WHAT IS BEING ASKED:
Return the records exactly, with nothing added.

++++ SUPPLIED DATA

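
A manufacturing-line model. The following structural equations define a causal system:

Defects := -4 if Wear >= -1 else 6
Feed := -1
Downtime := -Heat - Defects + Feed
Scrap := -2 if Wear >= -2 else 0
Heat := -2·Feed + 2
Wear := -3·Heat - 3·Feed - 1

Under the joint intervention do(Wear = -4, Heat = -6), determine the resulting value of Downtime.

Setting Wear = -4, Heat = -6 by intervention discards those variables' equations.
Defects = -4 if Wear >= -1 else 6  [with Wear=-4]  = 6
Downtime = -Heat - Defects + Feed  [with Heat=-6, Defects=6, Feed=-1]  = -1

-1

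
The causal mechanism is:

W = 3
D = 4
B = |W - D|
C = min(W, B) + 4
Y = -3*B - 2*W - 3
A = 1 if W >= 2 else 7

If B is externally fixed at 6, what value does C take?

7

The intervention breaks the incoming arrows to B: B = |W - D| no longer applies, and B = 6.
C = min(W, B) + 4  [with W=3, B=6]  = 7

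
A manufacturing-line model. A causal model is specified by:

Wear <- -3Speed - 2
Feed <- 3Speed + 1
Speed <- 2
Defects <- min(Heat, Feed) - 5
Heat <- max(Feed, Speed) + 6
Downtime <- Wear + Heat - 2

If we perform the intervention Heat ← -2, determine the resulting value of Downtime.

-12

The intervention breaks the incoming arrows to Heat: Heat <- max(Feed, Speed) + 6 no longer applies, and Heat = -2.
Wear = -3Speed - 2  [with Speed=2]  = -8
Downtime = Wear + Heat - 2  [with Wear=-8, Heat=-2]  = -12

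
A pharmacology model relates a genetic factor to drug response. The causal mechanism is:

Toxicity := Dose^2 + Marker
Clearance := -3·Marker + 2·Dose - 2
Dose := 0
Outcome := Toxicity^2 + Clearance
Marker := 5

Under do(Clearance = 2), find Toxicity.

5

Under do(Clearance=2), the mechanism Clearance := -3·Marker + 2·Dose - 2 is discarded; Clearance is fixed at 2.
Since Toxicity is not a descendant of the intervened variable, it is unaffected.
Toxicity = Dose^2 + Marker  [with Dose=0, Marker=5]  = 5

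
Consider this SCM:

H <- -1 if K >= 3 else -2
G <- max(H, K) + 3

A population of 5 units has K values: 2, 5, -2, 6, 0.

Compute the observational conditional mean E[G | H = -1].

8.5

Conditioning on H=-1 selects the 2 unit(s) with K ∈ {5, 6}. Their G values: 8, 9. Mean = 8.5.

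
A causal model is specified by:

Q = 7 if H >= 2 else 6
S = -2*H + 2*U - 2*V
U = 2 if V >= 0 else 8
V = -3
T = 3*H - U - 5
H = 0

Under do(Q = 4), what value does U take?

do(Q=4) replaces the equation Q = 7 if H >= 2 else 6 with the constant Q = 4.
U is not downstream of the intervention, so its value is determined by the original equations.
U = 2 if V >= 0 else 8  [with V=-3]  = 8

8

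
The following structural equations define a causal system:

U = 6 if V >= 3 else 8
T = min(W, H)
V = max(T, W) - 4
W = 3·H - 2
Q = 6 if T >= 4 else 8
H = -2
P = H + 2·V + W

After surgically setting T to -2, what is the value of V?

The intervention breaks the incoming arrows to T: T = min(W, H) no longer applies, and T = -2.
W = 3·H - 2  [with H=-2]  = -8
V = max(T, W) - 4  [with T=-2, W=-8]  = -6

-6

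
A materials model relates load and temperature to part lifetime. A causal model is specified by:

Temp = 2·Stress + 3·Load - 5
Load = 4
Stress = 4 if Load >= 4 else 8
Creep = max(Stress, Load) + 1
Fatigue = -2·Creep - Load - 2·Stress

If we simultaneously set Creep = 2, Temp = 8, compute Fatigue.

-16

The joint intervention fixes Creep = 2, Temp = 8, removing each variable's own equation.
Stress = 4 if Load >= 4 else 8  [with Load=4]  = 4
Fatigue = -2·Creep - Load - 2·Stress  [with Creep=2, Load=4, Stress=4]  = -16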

++++++++

YOUR RESPONSE:
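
A manufacturing-line model. The following structural equations define a causal system:

Defects := -4 if Wear >= -1 else 6
Feed := -1
Downtime := -Heat - Defects + Feed
Scrap := -2 if Wear >= -2 else 0
Heat := -2·Feed + 2
Wear := -3·Heat - 3·Feed - 1

Under the joint intervention do(Wear = -4, Heat = -6), determine the resulting value of Downtime.

Setting Wear = -4, Heat = -6 by intervention discards those variables' equations.
Defects = -4 if Wear >= -1 else 6  [with Wear=-4]  = 6
Downtime = -Heat - Defects + Feed  [with Heat=-6, Defects=6, Feed=-1]  = -1

-1

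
The causal mechanism is:

W = 3
D = 4
B = |W - D|
C = min(W, B) + 4
Y = -3*B - 2*W - 3
A = 1 if W >= 2 else 7

If B is externally fixed at 6, what value does C take?

7

The intervention breaks the incoming arrows to B: B = |W - D| no longer applies, and B = 6.
C = min(W, B) + 4  [with W=3, B=6]  = 7

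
A manufacturing-line model. A causal model is specified by:

Wear <- -3Speed - 2
Feed <- 3Speed + 1
Speed <- 2
Defects <- min(Heat, Feed) - 5
Heat <- max(Feed, Speed) + 6
Downtime <- Wear + Heat - 2

If we perform the intervention Heat ← -2, determine the resulting value of Downtime.

-12

The intervention breaks the incoming arrows to Heat: Heat <- max(Feed, Speed) + 6 no longer applies, and Heat = -2.
Wear = -3Speed - 2  [with Speed=2]  = -8
Downtime = Wear + Heat - 2  [with Wear=-8, Heat=-2]  = -12

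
A pharmacology model relates a genetic factor to drug response. The causal mechanism is:

Toxicity := Dose^2 + Marker
Clearance := -3·Marker + 2·Dose - 2
Dose := 0
Outcome := Toxicity^2 + Clearance
Marker := 5

Under do(Clearance = 2), find Toxicity.

5

Under do(Clearance=2), the mechanism Clearance := -3·Marker + 2·Dose - 2 is discarded; Clearance is fixed at 2.
Since Toxicity is not a descendant of the intervened variable, it is unaffected.
Toxicity = Dose^2 + Marker  [with Dose=0, Marker=5]  = 5

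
Consider this SCM:

H <- -1 if K >= 3 else -2
G <- max(H, K) + 3

A population of 5 units has K values: 2, 5, -2, 6, 0.

Compute the observational conditional mean E[G | H = -1].

8.5

Conditioning on H=-1 selects the 2 unit(s) with K ∈ {5, 6}. Their G values: 8, 9. Mean = 8.5.

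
A causal model is specified by:

Q = 7 if H >= 2 else 6
S = -2*H + 2*U - 2*V
U = 2 if V >= 0 else 8
V = -3
T = 3*H - U - 5
H = 0

Under do(Q = 4), what value does U take?

do(Q=4) replaces the equation Q = 7 if H >= 2 else 6 with the constant Q = 4.
U is not downstream of the intervention, so its value is determined by the original equations.
U = 2 if V >= 0 else 8  [with V=-3]  = 8

8

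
The following structural equations define a causal system:

U = 6 if V >= 3 else 8
T = min(W, H)
V = max(T, W) - 4
W = 3·H - 2
Q = 6 if T >= 4 else 8
H = -2
P = H + 2·V + W

After surgically setting T to -2, what is the value of V?

The intervention breaks the incoming arrows to T: T = min(W, H) no longer applies, and T = -2.
W = 3·H - 2  [with H=-2]  = -8
V = max(T, W) - 4  [with T=-2, W=-8]  = -6

-6

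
A materials model relates load and temperature to part lifetime. A causal model is specified by:

Temp = 2·Stress + 3·Load - 5
Load = 4
Stress = 4 if Load >= 4 else 8
Creep = max(Stress, Load) + 1
Fatigue = -2·Creep - Load - 2·Stress

If we simultaneously set Creep = 2, Temp = 8, compute Fatigue.

-16

The joint intervention fixes Creep = 2, Temp = 8, removing each variable's own equation.
Stress = 4 if Load >= 4 else 8  [with Load=4]  = 4
Fatigue = -2·Creep - Load - 2·Stress  [with Creep=2, Load=4, Stress=4]  = -16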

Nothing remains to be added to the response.